Return, from the data below, each line that contains the word "showings".
════════
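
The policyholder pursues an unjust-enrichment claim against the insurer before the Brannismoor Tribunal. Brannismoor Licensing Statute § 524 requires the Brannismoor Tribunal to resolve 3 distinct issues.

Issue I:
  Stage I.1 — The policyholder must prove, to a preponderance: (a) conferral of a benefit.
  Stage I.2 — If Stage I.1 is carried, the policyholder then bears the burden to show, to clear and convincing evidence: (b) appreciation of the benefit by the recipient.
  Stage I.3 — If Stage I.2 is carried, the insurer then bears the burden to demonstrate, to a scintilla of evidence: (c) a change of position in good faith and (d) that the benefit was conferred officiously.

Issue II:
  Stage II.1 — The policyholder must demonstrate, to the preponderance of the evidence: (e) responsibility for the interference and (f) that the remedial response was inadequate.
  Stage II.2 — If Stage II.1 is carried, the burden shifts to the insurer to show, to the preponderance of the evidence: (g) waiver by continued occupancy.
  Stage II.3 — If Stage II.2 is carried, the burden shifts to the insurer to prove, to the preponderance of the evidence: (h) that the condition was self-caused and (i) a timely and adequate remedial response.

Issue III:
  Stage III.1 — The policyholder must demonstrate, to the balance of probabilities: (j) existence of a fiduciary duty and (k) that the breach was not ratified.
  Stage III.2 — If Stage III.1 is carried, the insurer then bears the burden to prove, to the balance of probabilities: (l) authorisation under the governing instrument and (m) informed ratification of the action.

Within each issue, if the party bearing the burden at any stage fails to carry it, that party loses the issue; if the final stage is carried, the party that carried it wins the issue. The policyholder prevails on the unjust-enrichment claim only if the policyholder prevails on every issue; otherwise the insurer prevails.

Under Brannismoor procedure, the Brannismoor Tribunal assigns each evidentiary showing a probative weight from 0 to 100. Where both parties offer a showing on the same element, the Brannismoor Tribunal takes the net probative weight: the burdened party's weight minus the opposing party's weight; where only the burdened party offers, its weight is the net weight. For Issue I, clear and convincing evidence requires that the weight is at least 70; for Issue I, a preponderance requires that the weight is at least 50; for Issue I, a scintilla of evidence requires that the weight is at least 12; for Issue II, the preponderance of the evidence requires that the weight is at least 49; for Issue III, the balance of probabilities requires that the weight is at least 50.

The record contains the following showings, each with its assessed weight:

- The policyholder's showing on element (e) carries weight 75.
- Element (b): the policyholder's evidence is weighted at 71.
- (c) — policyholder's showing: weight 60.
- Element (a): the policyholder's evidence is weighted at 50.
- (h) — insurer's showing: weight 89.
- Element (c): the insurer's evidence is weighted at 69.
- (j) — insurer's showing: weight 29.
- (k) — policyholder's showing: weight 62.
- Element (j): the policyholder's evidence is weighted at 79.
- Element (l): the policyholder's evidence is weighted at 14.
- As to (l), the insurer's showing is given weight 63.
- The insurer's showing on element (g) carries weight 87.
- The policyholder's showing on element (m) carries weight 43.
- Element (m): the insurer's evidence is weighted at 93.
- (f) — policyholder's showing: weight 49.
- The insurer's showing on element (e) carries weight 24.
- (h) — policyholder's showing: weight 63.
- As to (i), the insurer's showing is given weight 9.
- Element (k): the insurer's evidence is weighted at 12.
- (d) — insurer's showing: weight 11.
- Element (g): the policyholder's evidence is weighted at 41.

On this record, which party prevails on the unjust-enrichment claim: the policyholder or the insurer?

— Issue I —
Stage I.1 (policyholder, a preponderance, weight is at least 50): (a) 50 ≥ 50 — meets.
  Stage I.1 is satisfied; the policyholder continues to bear the burden.
Stage I.2 (policyholder, clear and convincing evidence, weight is at least 70): (b) 71 ≥ 70 — meets.
  All elements met. The burden passes to the insurer.
Stage I.3 (insurer, a scintilla of evidence, weight is at least 12): (c) net 69−60=9 < 12 — fails; (d) 11 < 12 — fails.
  Stage I.3 not carried; the insurer fails its burden.
The analysis ends at Stage I.3; the policyholder prevails on this issue.
— Issue II —
Stage II.1 (policyholder, the preponderance of the evidence, weight is at least 49): (e) net 75−24=51 ≥ 49 — meets; (f) 49 ≥ 49 — meets.
  The policyholder carries Stage II.1; the insurer now bears the burden.
Stage II.2 (insurer, the preponderance of the evidence, weight is at least 49): (g) net 87−41=46 < 49 — fails.
  Stage II.2 not carried; the insurer fails its burden.
The analysis ends at Stage II.2; the policyholder prevails on this issue.
— Issue III —
At Stage III.1 the policyholder must meet the balance of probabilities (weight is at least 50): on (j) the weight is 79 less the opposing 29 gives net 50, which does reach 50, so (j) meets the standard; on (k) the weight is 62 less the opposing 12 gives net 50, which does reach 50, so (k) meets the standard.
  Stage III.1 is satisfied; the onus moves to the insurer.
At Stage III.2 the insurer must meet the balance of probabilities (weight is at least 50): on (l) the weight is 63 less the opposing 14 gives net 49, which does not reach 50, so (l) does not meet the standard; on (m) the weight is 93 less the opposing 43 gives net 50, which does reach 50, so (m) meets the standard.
  The insurer does not carry Stage III.2.
The analysis ends at Stage III.2; the policyholder prevails on this issue.
Per-issue: Issue I → policyholder; Issue II → policyholder; Issue III → policyholder. The policyholder must prevail on every issue; overall, the policyholder prevails.

policyholder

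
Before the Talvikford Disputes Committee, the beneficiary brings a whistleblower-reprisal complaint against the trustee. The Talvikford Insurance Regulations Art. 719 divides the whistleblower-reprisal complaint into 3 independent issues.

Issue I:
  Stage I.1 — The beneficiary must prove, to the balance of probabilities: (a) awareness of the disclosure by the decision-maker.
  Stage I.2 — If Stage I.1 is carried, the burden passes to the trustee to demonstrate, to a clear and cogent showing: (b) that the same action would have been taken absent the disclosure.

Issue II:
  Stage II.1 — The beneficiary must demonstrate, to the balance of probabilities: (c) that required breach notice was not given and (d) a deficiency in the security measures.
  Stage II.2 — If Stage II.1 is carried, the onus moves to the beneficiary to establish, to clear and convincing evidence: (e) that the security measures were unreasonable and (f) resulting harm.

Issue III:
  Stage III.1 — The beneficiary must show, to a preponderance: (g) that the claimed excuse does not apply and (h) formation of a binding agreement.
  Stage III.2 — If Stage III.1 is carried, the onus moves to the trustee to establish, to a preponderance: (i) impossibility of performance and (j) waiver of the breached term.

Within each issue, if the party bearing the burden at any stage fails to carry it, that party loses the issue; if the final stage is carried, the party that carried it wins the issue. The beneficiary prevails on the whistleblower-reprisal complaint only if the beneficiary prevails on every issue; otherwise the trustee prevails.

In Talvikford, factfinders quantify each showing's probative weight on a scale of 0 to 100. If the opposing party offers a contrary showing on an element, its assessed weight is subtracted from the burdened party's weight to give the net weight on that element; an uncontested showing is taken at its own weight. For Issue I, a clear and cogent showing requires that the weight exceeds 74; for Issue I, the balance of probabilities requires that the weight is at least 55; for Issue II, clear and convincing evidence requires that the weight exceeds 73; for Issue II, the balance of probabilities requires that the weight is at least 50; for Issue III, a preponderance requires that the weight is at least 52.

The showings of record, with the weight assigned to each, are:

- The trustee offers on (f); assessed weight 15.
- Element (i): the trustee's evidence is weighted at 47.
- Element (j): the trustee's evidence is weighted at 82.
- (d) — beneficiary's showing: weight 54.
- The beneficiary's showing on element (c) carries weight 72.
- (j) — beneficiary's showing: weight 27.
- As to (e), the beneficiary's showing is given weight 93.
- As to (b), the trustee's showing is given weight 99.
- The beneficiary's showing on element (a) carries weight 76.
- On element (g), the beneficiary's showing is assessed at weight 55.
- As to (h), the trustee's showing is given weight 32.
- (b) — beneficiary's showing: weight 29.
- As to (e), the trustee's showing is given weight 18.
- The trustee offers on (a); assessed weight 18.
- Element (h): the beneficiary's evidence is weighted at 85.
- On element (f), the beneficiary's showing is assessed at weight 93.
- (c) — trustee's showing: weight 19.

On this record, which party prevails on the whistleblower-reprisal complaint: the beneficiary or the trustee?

beneficiary

— Issue I —
Stage I.1 — burden on beneficiary; standard: the balance of probabilities (weight is at least 55).
    (a): 76 − 18 = 58 ≥ 55 [met]
  Stage I.1 is satisfied; the onus moves to the trustee.
Stage I.2 — burden on trustee; standard: a clear and cogent showing (weight exceeds 74).
    (b): 99 − 29 = 70 ≤ 74 [not met]
  Not every element is met, so the trustee fails to carry Stage I.2.
The analysis ends at Stage I.2; the beneficiary prevails on this issue.
— Issue II —
Stage II.1 — burden on beneficiary; standard: the balance of probabilities (weight is at least 50).
    (c): 72 − 19 = 53 ≥ 50 [met]
    (d): 54 ≥ 50 [met]
  All elements met. The beneficiary retains the burden for Stage II.2.
Stage II.2 — burden on beneficiary; standard: clear and convincing evidence (weight exceeds 73).
    (e): 93 − 18 = 75 > 73 [met]
    (f): 93 − 15 = 78 > 73 [met]
  Stage II.2 carried; the final stage is satisfied.
All stages carried — the beneficiary prevails on this issue.
— Issue III —
Stage III.1 — burden on beneficiary; standard: a preponderance (weight is at least 52).
    (g): 55 ≥ 52 [met]
    (h): 85 − 32 = 53 ≥ 52 [met]
  Stage III.1 is satisfied; the onus moves to the trustee.
Stage III.2 — burden on trustee; standard: a preponderance (weight is at least 52).
    (i): 47 < 52 [not met]
    (j): 82 − 27 = 55 ≥ 52 [met]
  Stage III.2 not carried; the trustee fails its burden.
The beneficiary prevails on this issue.
Per-issue: Issue I → beneficiary; Issue II → beneficiary; Issue III → beneficiary. The beneficiary must prevail on every issue; overall, the beneficiary prevails.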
════════
Expected output:
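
The record contains the following showings, each with its assessed weight:
The showings of record, with the weight assigned to each, are: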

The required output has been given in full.